--- Saved entries ---
◆ ◆ ◆ ◆

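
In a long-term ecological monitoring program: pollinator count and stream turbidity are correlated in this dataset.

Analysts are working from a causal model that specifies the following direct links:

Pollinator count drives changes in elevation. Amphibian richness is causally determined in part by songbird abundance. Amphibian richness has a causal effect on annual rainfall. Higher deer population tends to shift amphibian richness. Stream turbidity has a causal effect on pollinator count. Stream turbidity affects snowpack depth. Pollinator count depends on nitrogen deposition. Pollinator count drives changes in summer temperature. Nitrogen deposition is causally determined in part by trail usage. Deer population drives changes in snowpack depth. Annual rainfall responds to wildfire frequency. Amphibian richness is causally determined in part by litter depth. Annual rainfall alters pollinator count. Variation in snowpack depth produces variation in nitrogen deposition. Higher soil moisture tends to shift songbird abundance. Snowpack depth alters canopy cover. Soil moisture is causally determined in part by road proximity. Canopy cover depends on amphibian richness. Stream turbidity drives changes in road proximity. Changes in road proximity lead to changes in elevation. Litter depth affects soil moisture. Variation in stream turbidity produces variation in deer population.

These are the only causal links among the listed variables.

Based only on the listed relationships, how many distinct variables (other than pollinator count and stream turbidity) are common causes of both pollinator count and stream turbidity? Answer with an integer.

No listed variable has a causal path to both pollinator count and stream turbidity, so there are no common causes.

0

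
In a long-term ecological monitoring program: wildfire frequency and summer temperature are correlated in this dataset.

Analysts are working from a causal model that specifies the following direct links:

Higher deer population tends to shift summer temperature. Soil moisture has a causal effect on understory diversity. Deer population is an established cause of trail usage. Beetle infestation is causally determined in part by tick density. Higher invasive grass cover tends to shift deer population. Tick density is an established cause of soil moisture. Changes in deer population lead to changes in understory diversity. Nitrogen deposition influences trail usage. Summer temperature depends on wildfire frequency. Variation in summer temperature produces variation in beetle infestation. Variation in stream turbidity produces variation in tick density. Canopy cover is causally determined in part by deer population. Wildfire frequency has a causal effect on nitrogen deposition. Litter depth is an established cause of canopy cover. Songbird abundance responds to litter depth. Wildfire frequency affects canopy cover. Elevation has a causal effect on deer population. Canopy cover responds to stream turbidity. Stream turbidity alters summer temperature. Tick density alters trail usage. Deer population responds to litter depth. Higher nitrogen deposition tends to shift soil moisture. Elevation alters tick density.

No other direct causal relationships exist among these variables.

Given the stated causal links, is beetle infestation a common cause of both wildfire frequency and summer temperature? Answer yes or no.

no

Beetle infestation has no stated causal path to either wildfire frequency or summer temperature. A confounder must cause both variables, so beetle infestation does not qualify.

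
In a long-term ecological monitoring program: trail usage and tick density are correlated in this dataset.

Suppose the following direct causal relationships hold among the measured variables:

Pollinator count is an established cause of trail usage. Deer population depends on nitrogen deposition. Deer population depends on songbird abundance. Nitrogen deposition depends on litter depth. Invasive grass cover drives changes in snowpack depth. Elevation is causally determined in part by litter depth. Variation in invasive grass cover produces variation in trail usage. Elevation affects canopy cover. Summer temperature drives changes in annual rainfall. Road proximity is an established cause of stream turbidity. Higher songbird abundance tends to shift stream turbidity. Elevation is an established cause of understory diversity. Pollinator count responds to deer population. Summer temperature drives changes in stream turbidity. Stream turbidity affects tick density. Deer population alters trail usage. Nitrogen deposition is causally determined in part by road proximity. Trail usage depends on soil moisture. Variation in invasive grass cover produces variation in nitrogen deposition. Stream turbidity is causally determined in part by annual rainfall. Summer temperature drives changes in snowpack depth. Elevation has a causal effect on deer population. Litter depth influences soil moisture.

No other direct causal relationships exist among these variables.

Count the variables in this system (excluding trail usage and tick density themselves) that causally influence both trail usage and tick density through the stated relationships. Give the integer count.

The common causes are: road proximity (to trail usage via road proximity → nitrogen deposition → deer population → trail usage; to tick density via road proximity → stream turbidity → tick density); songbird abundance (to trail usage via songbird abundance → deer population → trail usage; to tick density via songbird abundance → stream turbidity → tick density).
Every other variable lacks a causal path to at least one of trail usage and tick density.

2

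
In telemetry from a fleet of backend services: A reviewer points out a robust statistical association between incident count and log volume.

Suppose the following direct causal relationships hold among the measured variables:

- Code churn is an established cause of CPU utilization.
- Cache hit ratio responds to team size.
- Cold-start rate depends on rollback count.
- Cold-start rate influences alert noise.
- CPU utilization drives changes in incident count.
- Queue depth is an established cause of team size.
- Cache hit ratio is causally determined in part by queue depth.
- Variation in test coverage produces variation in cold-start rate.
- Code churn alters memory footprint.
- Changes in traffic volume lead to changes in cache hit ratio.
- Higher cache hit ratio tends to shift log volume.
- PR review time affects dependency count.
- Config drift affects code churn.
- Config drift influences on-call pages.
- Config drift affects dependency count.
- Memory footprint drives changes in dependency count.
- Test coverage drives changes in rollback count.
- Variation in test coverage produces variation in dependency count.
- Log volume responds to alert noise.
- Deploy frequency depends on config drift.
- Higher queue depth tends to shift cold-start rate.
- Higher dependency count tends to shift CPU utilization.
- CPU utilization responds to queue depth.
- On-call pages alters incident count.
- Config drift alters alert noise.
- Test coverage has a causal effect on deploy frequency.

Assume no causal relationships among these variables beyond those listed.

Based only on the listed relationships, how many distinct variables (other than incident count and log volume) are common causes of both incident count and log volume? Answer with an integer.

3

The common causes are: config drift (to incident count via config drift → on-call pages → incident count; to log volume via config drift → alert noise → log volume); queue depth (to incident count via queue depth → CPU utilization → incident count; to log volume via queue depth → cache hit ratio → log volume); test coverage (to incident count via test coverage → dependency count → CPU utilization → incident count; to log volume via test coverage → cold-start rate → alert noise → log volume).
Every other variable lacks a causal path to at least one of incident count and log volume.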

◆ ◆ ◆ ◆

--- The problem ---
Give back the records above exactly, limited to the lines between the one holding "- Cold-start rate influences alert noise." and the one holding "- PR review time affects dependency count.", inclusive.

--- Exercise response ---
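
- Cold-start rate influences alert noise.
- CPU utilization drives changes in incident count.
- Queue depth is an established cause of team size.
- Cache hit ratio is causally determined in part by queue depth.
- Variation in test coverage produces variation in cold-start rate.
- Code churn alters memory footprint.
- Changes in traffic volume lead to changes in cache hit ratio.
- Higher cache hit ratio tends to shift log volume.
- PR review time affects dependency count.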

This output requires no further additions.